━━━━━ Exercise material

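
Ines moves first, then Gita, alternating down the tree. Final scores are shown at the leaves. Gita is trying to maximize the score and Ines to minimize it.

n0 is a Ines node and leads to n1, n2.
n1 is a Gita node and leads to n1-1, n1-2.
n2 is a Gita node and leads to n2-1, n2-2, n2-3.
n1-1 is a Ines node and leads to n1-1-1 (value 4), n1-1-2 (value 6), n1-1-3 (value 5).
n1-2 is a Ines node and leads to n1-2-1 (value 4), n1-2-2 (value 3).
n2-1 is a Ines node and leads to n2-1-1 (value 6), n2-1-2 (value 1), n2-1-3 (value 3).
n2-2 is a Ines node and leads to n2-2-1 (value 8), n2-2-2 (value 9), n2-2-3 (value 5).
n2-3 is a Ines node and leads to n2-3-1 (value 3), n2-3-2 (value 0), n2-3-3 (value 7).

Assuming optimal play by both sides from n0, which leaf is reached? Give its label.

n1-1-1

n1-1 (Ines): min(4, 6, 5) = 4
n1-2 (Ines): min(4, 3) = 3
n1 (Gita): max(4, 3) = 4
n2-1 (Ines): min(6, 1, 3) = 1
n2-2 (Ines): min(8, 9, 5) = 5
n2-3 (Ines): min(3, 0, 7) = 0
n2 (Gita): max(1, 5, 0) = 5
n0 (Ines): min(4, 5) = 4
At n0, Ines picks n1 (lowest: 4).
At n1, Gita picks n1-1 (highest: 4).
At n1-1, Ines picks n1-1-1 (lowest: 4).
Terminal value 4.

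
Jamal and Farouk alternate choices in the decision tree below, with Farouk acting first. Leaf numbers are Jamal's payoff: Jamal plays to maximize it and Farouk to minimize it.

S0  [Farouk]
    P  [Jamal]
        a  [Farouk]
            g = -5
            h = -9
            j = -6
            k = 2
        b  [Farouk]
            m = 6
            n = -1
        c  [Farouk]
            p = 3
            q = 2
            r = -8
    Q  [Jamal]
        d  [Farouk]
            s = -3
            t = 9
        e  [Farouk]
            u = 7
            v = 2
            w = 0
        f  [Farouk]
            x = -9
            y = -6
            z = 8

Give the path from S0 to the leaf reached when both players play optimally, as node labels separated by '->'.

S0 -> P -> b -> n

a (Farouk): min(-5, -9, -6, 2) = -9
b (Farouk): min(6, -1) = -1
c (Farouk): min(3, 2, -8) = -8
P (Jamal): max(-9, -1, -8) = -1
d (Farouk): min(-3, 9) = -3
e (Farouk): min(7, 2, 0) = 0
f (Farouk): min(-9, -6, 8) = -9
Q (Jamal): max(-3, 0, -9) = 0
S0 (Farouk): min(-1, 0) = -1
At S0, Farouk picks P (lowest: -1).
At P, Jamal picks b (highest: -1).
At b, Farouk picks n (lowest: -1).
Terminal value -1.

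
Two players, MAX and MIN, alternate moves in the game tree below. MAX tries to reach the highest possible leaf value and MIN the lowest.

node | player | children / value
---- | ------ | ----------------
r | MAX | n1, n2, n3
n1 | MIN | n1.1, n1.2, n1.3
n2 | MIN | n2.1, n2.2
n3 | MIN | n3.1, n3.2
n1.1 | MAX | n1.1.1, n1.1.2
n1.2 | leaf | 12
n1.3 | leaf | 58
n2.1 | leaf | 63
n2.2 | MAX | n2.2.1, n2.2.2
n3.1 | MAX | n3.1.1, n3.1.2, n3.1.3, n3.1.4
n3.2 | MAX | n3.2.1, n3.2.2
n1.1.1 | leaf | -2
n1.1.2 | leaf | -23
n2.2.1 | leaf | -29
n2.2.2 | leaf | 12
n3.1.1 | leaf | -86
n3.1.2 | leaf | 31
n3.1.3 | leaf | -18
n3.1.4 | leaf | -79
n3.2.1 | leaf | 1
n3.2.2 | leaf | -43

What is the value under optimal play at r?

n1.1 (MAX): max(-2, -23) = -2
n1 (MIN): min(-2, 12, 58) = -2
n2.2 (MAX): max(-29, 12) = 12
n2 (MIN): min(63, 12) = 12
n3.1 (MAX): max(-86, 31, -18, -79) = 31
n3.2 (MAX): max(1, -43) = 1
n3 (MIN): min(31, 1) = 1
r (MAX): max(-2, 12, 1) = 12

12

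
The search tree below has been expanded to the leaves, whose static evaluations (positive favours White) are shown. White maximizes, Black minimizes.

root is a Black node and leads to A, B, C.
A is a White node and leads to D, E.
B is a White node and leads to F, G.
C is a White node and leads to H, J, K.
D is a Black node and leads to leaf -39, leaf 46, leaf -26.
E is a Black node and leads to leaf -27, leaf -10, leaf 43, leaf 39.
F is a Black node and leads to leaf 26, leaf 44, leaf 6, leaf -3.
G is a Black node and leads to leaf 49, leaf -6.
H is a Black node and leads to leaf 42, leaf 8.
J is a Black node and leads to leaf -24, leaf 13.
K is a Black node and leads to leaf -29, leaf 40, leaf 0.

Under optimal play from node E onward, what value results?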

━━━━━━━━━━

All entries above need to be copied verbatim.

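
Ines moves first, then Gita, alternating down the tree. Final scores are shown at the leaves. Gita is trying to maximize the score and Ines to minimize it.

n0 is a Ines node and leads to n1, n2.
n1 is a Gita node and leads to n1-1, n1-2.
n2 is a Gita node and leads to n2-1, n2-2, n2-3.
n1-1 is a Ines node and leads to n1-1-1 (value 4), n1-1-2 (value 6), n1-1-3 (value 5).
n1-2 is a Ines node and leads to n1-2-1 (value 4), n1-2-2 (value 3).
n2-1 is a Ines node and leads to n2-1-1 (value 6), n2-1-2 (value 1), n2-1-3 (value 3).
n2-2 is a Ines node and leads to n2-2-1 (value 8), n2-2-2 (value 9), n2-2-3 (value 5).
n2-3 is a Ines node and leads to n2-3-1 (value 3), n2-3-2 (value 0), n2-3-3 (value 7).

Assuming optimal play by both sides from n0, which leaf is reached? Give its label.

n1-1-1

n1-1 (Ines): min(4, 6, 5) = 4
n1-2 (Ines): min(4, 3) = 3
n1 (Gita): max(4, 3) = 4
n2-1 (Ines): min(6, 1, 3) = 1
n2-2 (Ines): min(8, 9, 5) = 5
n2-3 (Ines): min(3, 0, 7) = 0
n2 (Gita): max(1, 5, 0) = 5
n0 (Ines): min(4, 5) = 4
At n0, Ines picks n1 (lowest: 4).
At n1, Gita picks n1-1 (highest: 4).
At n1-1, Ines picks n1-1-1 (lowest: 4).
Terminal value 4.

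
Jamal and Farouk alternate choices in the decision tree below, with Farouk acting first. Leaf numbers are Jamal's payoff: Jamal plays to maximize it and Farouk to minimize it.

S0  [Farouk]
    P  [Jamal]
        a  [Farouk]
            g = -5
            h = -9
            j = -6
            k = 2
        b  [Farouk]
            m = 6
            n = -1
        c  [Farouk]
            p = 3
            q = 2
            r = -8
    Q  [Jamal]
        d  [Farouk]
            s = -3
            t = 9
        e  [Farouk]
            u = 7
            v = 2
            w = 0
        f  [Farouk]
            x = -9
            y = -6
            z = 8

Give the path from S0 to the leaf reached when both players play optimally, as node labels separated by '->'.

S0 -> P -> b -> n

a (Farouk): min(-5, -9, -6, 2) = -9
b (Farouk): min(6, -1) = -1
c (Farouk): min(3, 2, -8) = -8
P (Jamal): max(-9, -1, -8) = -1
d (Farouk): min(-3, 9) = -3
e (Farouk): min(7, 2, 0) = 0
f (Farouk): min(-9, -6, 8) = -9
Q (Jamal): max(-3, 0, -9) = 0
S0 (Farouk): min(-1, 0) = -1
At S0, Farouk picks P (lowest: -1).
At P, Jamal picks b (highest: -1).
At b, Farouk picks n (lowest: -1).
Terminal value -1.

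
Two players, MAX and MIN, alternate moves in the game tree below. MAX tries to reach the highest possible leaf value and MIN the lowest.

node | player | children / value
---- | ------ | ----------------
r | MAX | n1, n2, n3
n1 | MIN | n1.1, n1.2, n1.3
n2 | MIN | n2.1, n2.2
n3 | MIN | n3.1, n3.2
n1.1 | MAX | n1.1.1, n1.1.2
n1.2 | leaf | 12
n1.3 | leaf | 58
n2.1 | leaf | 63
n2.2 | MAX | n2.2.1, n2.2.2
n3.1 | MAX | n3.1.1, n3.1.2, n3.1.3, n3.1.4
n3.2 | MAX | n3.2.1, n3.2.2
n1.1.1 | leaf | -2
n1.1.2 | leaf | -23
n2.2.1 | leaf | -29
n2.2.2 | leaf | 12
n3.1.1 | leaf | -86
n3.1.2 | leaf | 31
n3.1.3 | leaf | -18
n3.1.4 | leaf | -79
n3.2.1 | leaf | 1
n3.2.2 | leaf | -43

What is the value under optimal play at r?

n1.1 (MAX): max(-2, -23) = -2
n1 (MIN): min(-2, 12, 58) = -2
n2.2 (MAX): max(-29, 12) = 12
n2 (MIN): min(63, 12) = 12
n3.1 (MAX): max(-86, 31, -18, -79) = 31
n3.2 (MAX): max(1, -43) = 1
n3 (MIN): min(31, 1) = 1
r (MAX): max(-2, 12, 1) = 12

12

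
The search tree below has been expanded to the leaves, whose static evaluations (positive favours White) are shown. White maximizes, Black minimizes.

root is a Black node and leads to A, B, C.
A is a White node and leads to D, E.
B is a White node and leads to F, G.
C is a White node and leads to H, J, K.
D is a Black node and leads to leaf -39, leaf 46, leaf -26.
E is a Black node and leads to leaf -27, leaf -10, leaf 43, leaf 39.
F is a Black node and leads to leaf 26, leaf 44, leaf 6, leaf -3.
G is a Black node and leads to leaf 49, leaf -6.
H is a Black node and leads to leaf 42, leaf 8.
J is a Black node and leads to leaf -24, leaf 13.
K is a Black node and leads to leaf -29, leaf 40, leaf 0.

Under optimal play from node E onward, what value results?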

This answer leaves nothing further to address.